*Directions*. Where does the word "hypergeometric" show up in the records? Copy every line that holds it.

*Provided data*.
_ _ _ _
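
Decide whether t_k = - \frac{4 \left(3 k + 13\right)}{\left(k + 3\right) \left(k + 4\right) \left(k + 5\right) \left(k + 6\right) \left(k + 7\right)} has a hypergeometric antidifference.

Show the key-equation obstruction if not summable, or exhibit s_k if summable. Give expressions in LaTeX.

Yes. s_k = \frac{2 k \left(- k^{2} - 14 k - 63\right)}{45 \left(k^{3} + 14 k^{2} + 63 k + 90\right)}.

r(k) = (k + 3)*(3*k + 16)/((k + 8)*(3*k + 13)) after simplifying.
Gosper form: A/B · C(k+1)/C(k) with A=k + 3, B=k + 8, C=k + 13/3.
Solve (k + 3)·f(k+1) − (k + 7)·f(k) = k + 13/3.
From deg A=1, deg B=1, deg C=1: d=4.
A polynomial solution: f(k) = k*(k + 4)*(k**2 + 14*k + 63)/270.
Certificate R = B(k−1)f/C = k*(k + 4)*(k + 7)*(k**2 + 14*k + 63)/(90*(3*k + 13)) gives s_k = 2*k*(-k**2 - 14*k - 63)/(45*(k**3 + 14*k**2 + 63*k + 90)).
s_(k+1) − s_k = 4*(-3*k - 13)/(k**5 + 25*k**4 + 245*k**3 + 1175*k**2 + 2754*k + 2520) = t_k.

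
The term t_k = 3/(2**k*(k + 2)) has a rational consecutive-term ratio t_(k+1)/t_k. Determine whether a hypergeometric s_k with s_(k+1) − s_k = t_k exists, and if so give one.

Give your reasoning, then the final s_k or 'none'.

none (Gosper's algorithm certifies no s_k)

Step 1: r(k) = (k + 2)/(2*(k + 3)).
Take A(k)=k/2 + 1, B(k)=k + 3, C(k)=1.
Set up (k/2 + 1)·f(k+1) − (k + 2)·f(k) − (1) = 0.
deg f ≤ -1 (via 1,1,0).
deg f ≤ -1 is impossible — no certificate.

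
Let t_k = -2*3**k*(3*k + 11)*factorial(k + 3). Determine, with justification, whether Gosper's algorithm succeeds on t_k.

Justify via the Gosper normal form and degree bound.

Yes. s_k = -2*3**k*factorial(k + 3).

r(k) = 3*(k + 4)*(3*k + 14)/(3*k + 11) after simplifying.
So A=3*k + 12 and B=1, with C=k + 11/3.
Set up (3*k + 12)·f(k+1) − (1)·f(k) − (k + 11/3) = 0.
From deg A=1, deg B=0, deg C=1: d=0.
A polynomial solution: f(k) = 1/3.
Get s_k = R·t_k = -2*3**k*factorial(k + 3) with R(k) = B(k−1)f(k)/C(k) = 1/(3*k + 11).
Δs = -2*3**k*(3*k + 11)*factorial(k + 3), as required.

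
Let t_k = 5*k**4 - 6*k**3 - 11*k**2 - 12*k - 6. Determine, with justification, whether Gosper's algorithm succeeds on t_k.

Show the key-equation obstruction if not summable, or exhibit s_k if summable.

Step 1: r(k) = (5*k**4 + 14*k**3 + k**2 - 32*k - 30)/(5*k**4 - 6*k**3 - 11*k**2 - 12*k - 6).
Factor: A=1; B=1; C=k**4 - 6*k**3/5 - 11*k**2/5 - 12*k/5 - 6/5.
Key eq: (1)·f(k+1) = (1)·f(k) + (k**4 - 6*k**3/5 - 11*k**2/5 - 12*k/5 - 6/5).
deg f ≤ 5 (via 0,0,4).
Match coefficients ⇒ f(k) = k*(k**4 - 4*k**3 + k**2 - 2*k - 2)/5.
Then R = B(k−1)f/C = k*(k**4 - 4*k**3 + k**2 - 2*k - 2)/(5*k**4 - 6*k**3 - 11*k**2 - 12*k - 6), so s_k = R(k)·t_k = k*(k**4 - 4*k**3 + k**2 - 2*k - 2).
s_(k+1) − s_k = 5*k**4 - 6*k**3 - 11*k**2 - 12*k - 6 = t_k.

Yes. s_k = k*(k**4 - 4*k**3 + k**2 - 2*k - 2).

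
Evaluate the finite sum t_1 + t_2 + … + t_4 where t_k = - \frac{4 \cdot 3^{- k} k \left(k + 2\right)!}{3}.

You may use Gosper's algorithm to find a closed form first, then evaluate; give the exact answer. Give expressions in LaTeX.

Σ = -2024/27

Step 1: r(k) = (k + 1)*(k + 3)/(3*k).
A = k/3 + 1, B = 1, C = k.
Need (k/3 + 1)·f(k+1) − (1)·f(k) = k.
deg f ≤ 0 (via 1,0,1).
Coefficient equations give f(k) = 3.
Then R = B(k−1)f/C = 3/k, so s_k = R(k)·t_k = -4*factorial(k + 2)/3**k.
Verify: -4*k*factorial(k + 2)/(3*3**k) matches t_k.
Evaluate s at k=5 and k=1: -2240/27 and -8; difference -2024/27.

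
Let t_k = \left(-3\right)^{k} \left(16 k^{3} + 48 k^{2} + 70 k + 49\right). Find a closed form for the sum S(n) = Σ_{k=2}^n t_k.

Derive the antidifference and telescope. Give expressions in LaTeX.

Compute t_(k+1)/t_k: get 3*(-16*k**3 - 96*k**2 - 214*k - 183)/(16*k**3 + 48*k**2 + 70*k + 49).
Gosper form: A/B · C(k+1)/C(k) with A=-3, B=1, C=k**3 + 3*k**2 + 35*k/8 + 49/16.
Need (-3)·f(k+1) − (1)·f(k) = k**3 + 3*k**2 + 35*k/8 + 49/16.
deg f ≤ 3 (via 0,0,3).
Solve for f: f(k) = -(4*k**3 + 3*k**2 + 4*k + 4)/16 (degree 3 ≤ 3).
Certificate R = B(k−1)f/C = -(4*k**3 + 3*k**2 + 4*k + 4)/(16*k**3 + 48*k**2 + 70*k + 49) gives s_k = (-3)**k*(-4*k**3 - 3*k**2 - 4*k - 4).
Check: Δs_k = (-3)**k*(16*k**3 + 48*k**2 + 70*k + 49). ✓
Evaluate: s_(n+1) = 3*(-3)**n*(4*n**3 + 15*n**2 + 22*n + 15); subtract s_(2) = -504 ⇒ S(n) = 12*(-3)**n*n**3 + 45*(-3)**n*n**2 + 66*(-3)**n*n + 45*(-3)**n + 504.

S(n) = 12 \left(-3\right)^{n} n^{3} + 45 \left(-3\right)^{n} n^{2} + 66 \left(-3\right)^{n} n + 45 \left(-3\right)^{n} + 504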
_ _ _ _
*Response to this task*.
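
Decide whether t_k = - \frac{4 \left(3 k + 13\right)}{\left(k + 3\right) \left(k + 4\right) \left(k + 5\right) \left(k + 6\right) \left(k + 7\right)} has a hypergeometric antidifference.
The term t_k = 3/(2**k*(k + 2)) has a rational consecutive-term ratio t_(k+1)/t_k. Determine whether a hypergeometric s_k with s_(k+1) − s_k = t_k exists, and if so give one.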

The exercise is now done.